## PROBLEM TO SOLVE
Beneath this task are records; tally the lines in them that contain "undirected" and report only the number.

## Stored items

● ● ● ● ● ● ●

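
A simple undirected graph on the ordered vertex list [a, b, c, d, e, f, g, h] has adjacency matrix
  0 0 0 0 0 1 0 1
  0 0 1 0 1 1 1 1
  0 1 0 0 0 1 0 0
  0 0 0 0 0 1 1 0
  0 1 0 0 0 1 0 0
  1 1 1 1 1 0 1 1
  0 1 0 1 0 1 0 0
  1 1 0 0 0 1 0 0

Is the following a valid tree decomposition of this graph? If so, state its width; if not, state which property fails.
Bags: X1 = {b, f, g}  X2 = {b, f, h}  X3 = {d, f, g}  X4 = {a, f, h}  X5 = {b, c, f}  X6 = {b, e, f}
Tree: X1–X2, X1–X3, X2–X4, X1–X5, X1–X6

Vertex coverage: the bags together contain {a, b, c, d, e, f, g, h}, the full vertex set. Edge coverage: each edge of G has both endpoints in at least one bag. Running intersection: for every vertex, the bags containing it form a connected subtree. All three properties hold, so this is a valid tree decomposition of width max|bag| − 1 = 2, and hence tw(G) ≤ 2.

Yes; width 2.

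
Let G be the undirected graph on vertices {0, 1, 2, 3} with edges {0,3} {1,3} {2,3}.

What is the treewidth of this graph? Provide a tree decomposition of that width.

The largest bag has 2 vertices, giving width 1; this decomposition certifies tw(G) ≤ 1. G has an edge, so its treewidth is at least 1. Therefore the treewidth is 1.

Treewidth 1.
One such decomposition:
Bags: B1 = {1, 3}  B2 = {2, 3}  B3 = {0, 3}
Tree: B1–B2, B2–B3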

● ● ● ● ● ● ●

## RESPONSE TO THIS TASK
2